Task brief: Set down each record exactly as written.

Data:

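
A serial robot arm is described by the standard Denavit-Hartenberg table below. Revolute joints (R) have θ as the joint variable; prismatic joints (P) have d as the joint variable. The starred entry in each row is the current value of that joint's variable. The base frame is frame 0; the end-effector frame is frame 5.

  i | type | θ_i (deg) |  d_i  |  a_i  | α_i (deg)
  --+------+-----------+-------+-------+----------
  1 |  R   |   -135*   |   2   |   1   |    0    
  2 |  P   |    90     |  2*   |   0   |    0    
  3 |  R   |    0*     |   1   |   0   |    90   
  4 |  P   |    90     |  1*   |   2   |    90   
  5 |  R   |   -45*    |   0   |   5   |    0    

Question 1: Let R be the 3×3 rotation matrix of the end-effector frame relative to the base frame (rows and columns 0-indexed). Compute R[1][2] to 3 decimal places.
-0.707

End-effector z-axis (col 2 of R) = (0.7071,-0.7071,-0.0000)
R[1][2] = -0.7071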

Exercise solution:
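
A serial robot arm is described by the standard Denavit-Hartenberg table below. Revolute joints (R) have θ as the joint variable; prismatic joints (P) have d as the joint variable. The starred entry in each row is the current value of that joint's variable. The base frame is frame 0; the end-effector frame is frame 5.

  i | type | θ_i (deg) |  d_i  |  a_i  | α_i (deg)
  --+------+-----------+-------+-------+----------
  1 |  R   |   -135*   |   2   |   1   |    0    
  2 |  P   |    90     |  2*   |   0   |    0    
  3 |  R   |    0*     |   1   |   0   |    90   
  4 |  P   |    90     |  1*   |   2   |    90   
  5 |  R   |   -45*    |   0   |   5   |    0    

Question 1: Let R be the 3×3 rotation matrix of the end-effector frame relative to the base frame (rows and columns 0-indexed). Compute R[1][2] to 3 decimal places.
-0.707

End-effector z-axis (col 2 of R) = (0.7071,-0.7071,-0.0000)
R[1][2] = -0.7071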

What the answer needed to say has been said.